BEGIN Exercise material

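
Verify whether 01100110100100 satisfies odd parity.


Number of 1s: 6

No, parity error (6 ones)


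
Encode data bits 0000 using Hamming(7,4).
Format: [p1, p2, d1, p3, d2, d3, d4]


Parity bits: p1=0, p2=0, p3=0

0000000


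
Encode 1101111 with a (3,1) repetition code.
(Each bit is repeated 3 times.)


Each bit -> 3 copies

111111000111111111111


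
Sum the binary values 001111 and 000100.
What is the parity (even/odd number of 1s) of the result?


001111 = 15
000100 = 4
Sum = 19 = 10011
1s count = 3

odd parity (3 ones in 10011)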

END Exercise material
BEGIN Exercise material

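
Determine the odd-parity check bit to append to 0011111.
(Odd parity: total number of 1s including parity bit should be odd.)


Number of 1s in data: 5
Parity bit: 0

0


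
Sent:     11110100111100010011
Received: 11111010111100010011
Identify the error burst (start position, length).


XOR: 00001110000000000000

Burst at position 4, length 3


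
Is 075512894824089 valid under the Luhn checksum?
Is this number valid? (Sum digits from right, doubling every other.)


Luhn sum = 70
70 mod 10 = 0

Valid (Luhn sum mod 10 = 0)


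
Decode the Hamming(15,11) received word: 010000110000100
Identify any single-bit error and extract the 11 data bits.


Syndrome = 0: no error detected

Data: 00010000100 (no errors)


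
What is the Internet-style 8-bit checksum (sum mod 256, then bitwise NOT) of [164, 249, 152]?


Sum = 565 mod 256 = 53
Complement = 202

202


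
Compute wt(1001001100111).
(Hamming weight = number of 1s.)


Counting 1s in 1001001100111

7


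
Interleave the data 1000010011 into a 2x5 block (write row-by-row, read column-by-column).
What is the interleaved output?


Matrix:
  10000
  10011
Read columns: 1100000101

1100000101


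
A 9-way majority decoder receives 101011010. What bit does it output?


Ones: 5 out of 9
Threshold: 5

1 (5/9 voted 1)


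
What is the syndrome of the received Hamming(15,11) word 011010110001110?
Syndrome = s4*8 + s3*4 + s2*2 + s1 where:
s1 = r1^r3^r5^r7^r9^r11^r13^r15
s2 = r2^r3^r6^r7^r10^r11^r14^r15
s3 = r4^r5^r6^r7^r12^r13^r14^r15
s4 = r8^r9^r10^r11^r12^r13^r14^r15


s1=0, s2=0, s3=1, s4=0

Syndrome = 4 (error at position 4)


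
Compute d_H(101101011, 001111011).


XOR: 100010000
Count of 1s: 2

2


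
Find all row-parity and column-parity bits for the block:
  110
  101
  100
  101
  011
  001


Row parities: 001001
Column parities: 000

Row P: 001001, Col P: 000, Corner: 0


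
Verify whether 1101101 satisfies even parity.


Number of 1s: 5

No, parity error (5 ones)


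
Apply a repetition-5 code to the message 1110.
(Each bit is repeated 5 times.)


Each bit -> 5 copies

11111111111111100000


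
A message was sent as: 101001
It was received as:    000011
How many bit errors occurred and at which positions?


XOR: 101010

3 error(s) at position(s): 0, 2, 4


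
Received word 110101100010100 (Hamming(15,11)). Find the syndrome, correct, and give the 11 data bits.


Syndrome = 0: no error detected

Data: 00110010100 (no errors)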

END Exercise material

» **About this exercise**: Every line in the entries that contains the word "block" should be counted, and the total stated alone.

» **Exercise solution**: 2